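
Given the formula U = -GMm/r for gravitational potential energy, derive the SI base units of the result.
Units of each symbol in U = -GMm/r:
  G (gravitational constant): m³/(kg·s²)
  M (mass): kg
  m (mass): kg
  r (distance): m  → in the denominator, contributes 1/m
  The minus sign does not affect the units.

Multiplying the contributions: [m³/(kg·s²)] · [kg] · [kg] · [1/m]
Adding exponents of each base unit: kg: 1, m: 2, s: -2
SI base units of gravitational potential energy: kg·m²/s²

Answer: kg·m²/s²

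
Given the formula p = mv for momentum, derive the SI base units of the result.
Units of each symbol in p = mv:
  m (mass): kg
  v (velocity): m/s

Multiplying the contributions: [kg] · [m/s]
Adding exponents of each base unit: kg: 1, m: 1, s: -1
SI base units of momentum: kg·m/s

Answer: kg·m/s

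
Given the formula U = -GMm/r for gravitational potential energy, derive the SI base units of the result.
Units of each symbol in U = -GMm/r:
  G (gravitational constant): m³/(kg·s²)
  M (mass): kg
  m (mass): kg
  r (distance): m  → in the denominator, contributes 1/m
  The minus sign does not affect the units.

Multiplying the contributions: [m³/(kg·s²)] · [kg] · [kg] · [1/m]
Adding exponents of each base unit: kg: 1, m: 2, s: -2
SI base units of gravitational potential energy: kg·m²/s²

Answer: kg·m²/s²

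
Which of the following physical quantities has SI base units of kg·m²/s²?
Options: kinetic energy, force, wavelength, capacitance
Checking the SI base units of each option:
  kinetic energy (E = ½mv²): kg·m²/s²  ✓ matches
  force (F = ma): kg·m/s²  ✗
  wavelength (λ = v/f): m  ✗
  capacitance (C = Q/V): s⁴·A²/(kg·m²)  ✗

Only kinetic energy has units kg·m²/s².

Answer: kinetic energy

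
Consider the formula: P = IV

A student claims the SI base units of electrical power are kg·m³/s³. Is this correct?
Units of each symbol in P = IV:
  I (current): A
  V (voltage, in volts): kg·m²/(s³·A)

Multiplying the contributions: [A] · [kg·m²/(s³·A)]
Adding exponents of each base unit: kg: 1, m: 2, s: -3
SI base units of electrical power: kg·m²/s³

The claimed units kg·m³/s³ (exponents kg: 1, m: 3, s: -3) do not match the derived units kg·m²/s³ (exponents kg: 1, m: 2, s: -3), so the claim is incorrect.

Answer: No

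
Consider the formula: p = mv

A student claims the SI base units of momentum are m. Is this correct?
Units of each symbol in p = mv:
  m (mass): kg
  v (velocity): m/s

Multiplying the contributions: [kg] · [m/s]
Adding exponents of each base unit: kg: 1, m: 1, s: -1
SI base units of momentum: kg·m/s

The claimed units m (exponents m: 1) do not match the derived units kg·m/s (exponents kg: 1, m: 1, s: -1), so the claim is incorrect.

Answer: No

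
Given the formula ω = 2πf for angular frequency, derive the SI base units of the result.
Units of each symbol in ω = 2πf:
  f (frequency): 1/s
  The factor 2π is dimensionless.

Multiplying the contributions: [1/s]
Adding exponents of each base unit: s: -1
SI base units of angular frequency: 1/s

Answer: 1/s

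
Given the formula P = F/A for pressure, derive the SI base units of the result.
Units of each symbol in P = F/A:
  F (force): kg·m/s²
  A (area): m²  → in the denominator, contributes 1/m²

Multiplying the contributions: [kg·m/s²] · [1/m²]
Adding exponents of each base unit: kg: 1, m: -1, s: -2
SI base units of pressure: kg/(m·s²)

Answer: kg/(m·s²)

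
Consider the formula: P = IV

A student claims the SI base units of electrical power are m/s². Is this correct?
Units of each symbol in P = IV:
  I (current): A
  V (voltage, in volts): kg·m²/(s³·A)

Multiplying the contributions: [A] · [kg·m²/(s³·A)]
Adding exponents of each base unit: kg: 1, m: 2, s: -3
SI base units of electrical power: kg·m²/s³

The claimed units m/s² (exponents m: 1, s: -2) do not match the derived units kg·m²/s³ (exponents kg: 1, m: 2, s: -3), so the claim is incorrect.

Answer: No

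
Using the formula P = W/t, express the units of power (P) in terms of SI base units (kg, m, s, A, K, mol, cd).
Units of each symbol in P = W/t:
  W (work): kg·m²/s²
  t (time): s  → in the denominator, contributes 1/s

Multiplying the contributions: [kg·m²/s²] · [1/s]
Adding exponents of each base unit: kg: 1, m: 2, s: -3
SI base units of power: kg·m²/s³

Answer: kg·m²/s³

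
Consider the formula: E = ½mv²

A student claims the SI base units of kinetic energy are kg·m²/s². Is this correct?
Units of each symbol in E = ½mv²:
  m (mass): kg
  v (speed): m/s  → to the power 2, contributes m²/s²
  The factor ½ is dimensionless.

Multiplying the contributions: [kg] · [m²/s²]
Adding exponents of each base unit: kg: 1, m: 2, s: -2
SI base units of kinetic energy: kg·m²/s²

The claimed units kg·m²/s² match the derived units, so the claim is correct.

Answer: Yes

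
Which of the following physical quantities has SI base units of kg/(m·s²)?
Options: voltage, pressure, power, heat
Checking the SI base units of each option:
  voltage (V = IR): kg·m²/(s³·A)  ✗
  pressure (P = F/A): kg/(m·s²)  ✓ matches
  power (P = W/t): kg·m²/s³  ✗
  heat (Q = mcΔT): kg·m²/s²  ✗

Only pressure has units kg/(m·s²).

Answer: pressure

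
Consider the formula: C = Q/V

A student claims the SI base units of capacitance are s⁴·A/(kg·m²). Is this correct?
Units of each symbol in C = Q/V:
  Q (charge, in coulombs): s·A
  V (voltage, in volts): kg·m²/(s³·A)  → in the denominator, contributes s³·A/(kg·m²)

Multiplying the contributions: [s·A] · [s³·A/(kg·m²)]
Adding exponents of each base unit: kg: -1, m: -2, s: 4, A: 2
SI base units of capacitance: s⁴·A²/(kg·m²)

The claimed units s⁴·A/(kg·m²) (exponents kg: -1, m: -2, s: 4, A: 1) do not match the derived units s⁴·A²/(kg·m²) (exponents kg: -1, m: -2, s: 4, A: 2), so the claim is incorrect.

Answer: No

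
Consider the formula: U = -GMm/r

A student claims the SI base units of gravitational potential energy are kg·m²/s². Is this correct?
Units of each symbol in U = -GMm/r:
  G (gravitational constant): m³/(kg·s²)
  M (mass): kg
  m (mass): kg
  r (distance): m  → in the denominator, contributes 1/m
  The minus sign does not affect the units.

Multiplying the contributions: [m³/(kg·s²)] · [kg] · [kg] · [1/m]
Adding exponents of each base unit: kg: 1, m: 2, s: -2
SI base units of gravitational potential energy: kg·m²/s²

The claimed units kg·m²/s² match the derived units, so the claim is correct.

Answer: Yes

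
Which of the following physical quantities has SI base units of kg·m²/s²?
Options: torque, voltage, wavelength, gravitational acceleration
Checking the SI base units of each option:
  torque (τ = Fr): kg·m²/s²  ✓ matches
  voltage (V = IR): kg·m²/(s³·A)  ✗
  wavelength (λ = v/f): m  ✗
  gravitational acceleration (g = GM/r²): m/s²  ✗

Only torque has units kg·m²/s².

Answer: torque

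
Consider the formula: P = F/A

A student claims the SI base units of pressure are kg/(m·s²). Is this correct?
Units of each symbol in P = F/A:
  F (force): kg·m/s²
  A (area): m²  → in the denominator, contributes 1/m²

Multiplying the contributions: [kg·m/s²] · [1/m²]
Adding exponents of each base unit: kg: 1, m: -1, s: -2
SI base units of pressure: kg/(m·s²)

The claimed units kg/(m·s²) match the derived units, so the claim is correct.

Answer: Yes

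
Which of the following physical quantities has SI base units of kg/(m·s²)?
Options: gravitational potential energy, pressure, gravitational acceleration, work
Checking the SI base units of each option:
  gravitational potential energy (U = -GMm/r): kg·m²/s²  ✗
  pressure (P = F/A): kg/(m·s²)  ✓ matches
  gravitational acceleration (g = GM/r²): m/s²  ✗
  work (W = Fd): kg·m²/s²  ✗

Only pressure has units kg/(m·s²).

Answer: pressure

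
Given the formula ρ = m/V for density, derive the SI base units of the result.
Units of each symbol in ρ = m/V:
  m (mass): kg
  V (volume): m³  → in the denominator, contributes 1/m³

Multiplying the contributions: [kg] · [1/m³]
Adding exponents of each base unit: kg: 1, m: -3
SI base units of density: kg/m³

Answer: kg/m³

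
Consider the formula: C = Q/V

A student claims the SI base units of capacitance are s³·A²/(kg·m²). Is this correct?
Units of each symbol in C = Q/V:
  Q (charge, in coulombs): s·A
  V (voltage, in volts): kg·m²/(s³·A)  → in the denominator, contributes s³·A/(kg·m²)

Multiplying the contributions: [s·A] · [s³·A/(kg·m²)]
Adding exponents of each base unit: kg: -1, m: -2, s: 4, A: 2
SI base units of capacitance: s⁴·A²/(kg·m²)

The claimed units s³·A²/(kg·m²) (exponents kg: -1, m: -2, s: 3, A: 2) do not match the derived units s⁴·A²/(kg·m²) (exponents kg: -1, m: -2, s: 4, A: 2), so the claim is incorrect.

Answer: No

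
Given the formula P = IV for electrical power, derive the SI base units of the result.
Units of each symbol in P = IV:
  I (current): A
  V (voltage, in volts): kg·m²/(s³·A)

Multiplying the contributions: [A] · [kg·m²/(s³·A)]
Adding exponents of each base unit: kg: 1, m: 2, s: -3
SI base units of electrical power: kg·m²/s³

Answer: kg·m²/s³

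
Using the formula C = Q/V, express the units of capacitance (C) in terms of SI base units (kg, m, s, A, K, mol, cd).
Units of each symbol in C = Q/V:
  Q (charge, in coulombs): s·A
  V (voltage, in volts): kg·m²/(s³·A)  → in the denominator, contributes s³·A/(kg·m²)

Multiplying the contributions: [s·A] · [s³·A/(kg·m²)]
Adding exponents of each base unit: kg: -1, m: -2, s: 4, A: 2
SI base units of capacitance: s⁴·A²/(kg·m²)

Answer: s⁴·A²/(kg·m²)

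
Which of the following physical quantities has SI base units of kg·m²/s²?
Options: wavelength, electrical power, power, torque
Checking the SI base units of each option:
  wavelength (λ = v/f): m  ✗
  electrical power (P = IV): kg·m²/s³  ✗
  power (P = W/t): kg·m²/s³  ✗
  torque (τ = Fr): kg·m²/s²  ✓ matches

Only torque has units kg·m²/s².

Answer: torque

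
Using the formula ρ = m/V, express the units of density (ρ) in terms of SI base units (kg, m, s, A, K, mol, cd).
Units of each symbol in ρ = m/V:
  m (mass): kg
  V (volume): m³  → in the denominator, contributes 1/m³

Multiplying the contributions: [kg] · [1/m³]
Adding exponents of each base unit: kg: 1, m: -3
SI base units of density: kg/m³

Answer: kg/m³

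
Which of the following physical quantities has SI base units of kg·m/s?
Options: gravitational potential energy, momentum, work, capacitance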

[WORK REQUEST]
Search the records for the string "Consider", and copy every line that holds it.

[YOUR RESPONSE]
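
Consider the formula: P = IV
Consider the formula: p = mv
Consider the formula: P = IV
Consider the formula: E = ½mv²
Consider the formula: C = Q/V
Consider the formula: U = -GMm/r
Consider the formula: P = F/A
Consider the formula: C = Q/V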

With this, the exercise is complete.